■ **ACTION ITEM**
Please copy the lines below exactly, from the first one through the line showing "A Goodstein sequence from".

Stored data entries
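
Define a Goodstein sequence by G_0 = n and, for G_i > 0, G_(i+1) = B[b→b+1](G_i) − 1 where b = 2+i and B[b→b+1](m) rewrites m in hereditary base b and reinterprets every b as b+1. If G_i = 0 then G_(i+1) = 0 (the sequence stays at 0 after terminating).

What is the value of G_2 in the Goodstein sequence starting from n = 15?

1283

base 2: 15 = 2^(2 + 1) + 2^2 + 2 + 1; at 3: 3^(3 + 1) + 3^3 + 3 + 1 = 112; next = 111
base 3: 111 = 3^(3 + 1) + 3^3 + 3; at 4: 4^(4 + 1) + 4^4 + 4 = 1284; next = 1283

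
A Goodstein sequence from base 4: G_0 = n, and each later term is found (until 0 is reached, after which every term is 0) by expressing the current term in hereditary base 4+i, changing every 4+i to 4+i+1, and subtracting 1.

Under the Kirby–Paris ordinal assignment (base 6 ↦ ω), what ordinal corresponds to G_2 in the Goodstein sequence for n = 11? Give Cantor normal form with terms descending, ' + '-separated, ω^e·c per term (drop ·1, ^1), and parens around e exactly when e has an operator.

ω·2 + 1

[0] 11 ≡ 2·4 + 3 (base 4). Lift 5: 13. −1: 12.
[1] 12 ≡ 2·5 + 2 (base 5). Lift 6: 14. −1: 13.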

■ **RESPONSE AREA**
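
Define a Goodstein sequence by G_0 = n and, for G_i > 0, G_(i+1) = B[b→b+1](G_i) − 1 where b = 2+i and B[b→b+1](m) rewrites m in hereditary base b and reinterprets every b as b+1. If G_i = 0 then G_(i+1) = 0 (the sequence stays at 0 after terminating).

What is the value of G_2 in the Goodstein sequence starting from n = 15?

1283

base 2: 15 = 2^(2 + 1) + 2^2 + 2 + 1; at 3: 3^(3 + 1) + 3^3 + 3 + 1 = 112; next = 111
base 3: 111 = 3^(3 + 1) + 3^3 + 3; at 4: 4^(4 + 1) + 4^4 + 4 = 1284; next = 1283

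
A Goodstein sequence from base 4: G_0 = n, and each later term is found (until 0 is reached, after which every term is 0) by expressing the current term in hereditary base 4+i, changing every 4+i to 4+i+1, and subtracting 1.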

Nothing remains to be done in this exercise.